> **TRY IT**
Copy out the line that contains "Template sequence: 5'-TCAAATCTAC" and the lines after it through the final one in the entries below, exactly, with no other lines.

◇ ◇ ◇

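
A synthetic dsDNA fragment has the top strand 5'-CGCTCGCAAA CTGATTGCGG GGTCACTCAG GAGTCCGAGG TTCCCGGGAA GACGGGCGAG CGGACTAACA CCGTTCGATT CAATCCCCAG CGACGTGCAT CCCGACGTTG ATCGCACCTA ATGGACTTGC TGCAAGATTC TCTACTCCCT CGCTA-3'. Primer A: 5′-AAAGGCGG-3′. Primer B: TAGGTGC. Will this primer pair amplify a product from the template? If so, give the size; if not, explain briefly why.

No product — primer A has no binding site in the template.

Primer A (AAAGGCGG) does not match the top strand, and its reverse complement CCGCCTTT does not match either.
With no annealing site for primer A, no amplification occurs.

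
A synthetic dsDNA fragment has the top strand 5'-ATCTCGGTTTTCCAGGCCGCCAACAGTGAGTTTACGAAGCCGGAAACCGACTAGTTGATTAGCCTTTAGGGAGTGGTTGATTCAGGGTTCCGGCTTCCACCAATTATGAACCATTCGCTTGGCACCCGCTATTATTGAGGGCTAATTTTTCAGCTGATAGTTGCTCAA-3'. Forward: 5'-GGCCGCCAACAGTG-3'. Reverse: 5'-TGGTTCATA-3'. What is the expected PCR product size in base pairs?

Forward primer GGCCGCCAACAGTG is found on the top strand at positions 15–28.
Reverse complement of the reverse primer: TATGAACCA. This occurs on the top strand at positions 105–113.
Amplicon spans positions 15–113: 99 bp.

99 bp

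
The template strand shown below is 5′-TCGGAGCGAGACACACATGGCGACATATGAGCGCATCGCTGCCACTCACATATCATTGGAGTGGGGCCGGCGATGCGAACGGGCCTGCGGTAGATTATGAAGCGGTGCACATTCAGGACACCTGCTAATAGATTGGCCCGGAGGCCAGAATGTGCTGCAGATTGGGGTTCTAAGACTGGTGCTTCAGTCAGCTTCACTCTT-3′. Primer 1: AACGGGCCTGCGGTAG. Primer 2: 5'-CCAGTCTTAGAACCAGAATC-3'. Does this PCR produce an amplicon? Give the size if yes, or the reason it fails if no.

Primer 2 (CCAGTCTTAGAACCAGAATC) does not match the top strand, and its reverse complement GATTCTGGTTCTAAGACTGG does not match either.
With no annealing site for primer 2, no amplification occurs.

No product — primer 2 has no binding site in the template.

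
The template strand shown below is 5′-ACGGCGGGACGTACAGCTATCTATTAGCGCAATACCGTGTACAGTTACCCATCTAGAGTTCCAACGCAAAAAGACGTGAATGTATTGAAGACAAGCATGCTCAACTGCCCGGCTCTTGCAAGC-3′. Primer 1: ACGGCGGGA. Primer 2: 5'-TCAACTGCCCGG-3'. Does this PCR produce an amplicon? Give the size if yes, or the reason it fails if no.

Primer 1 (ACGGCGGGA) matches the top strand at positions 1–9 (3' end points downstream).
Primer 2 (TCAACTGCCCGG) also matches the top strand directly, at positions 101–112 — its reverse complement CCGGGCAGTTGA is not present.
Both primers anneal to the bottom strand with 3' ends pointing the same way, so neither can prime synthesis back toward the other.

No product — both primers anneal to the same strand and extend in the same direction.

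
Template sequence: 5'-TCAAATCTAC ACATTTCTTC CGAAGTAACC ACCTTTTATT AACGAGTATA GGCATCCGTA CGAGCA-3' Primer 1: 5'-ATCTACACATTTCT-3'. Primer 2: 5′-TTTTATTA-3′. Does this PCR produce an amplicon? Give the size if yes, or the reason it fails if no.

No product — both primers anneal to the same strand and extend in the same direction.

Primer 1 (ATCTACACATTTCT) matches the top strand at positions 5–18 (3' end points downstream).
Primer 2 (TTTTATTA) also matches the top strand directly, at positions 34–41 — its reverse complement TAATAAAA is not present.
Both primers anneal to the bottom strand with 3' ends pointing the same way, so neither can prime synthesis back toward the other.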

◇ ◇ ◇

> **PROBLEM SOLUTION**
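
Template sequence: 5'-TCAAATCTAC ACATTTCTTC CGAAGTAACC ACCTTTTATT AACGAGTATA GGCATCCGTA CGAGCA-3' Primer 1: 5'-ATCTACACATTTCT-3'. Primer 2: 5′-TTTTATTA-3′. Does this PCR produce an amplicon? Give the size if yes, or the reason it fails if no.

No product — both primers anneal to the same strand and extend in the same direction.

Primer 1 (ATCTACACATTTCT) matches the top strand at positions 5–18 (3' end points downstream).
Primer 2 (TTTTATTA) also matches the top strand directly, at positions 34–41 — its reverse complement TAATAAAA is not present.
Both primers anneal to the bottom strand with 3' ends pointing the same way, so neither can prime synthesis back toward the other.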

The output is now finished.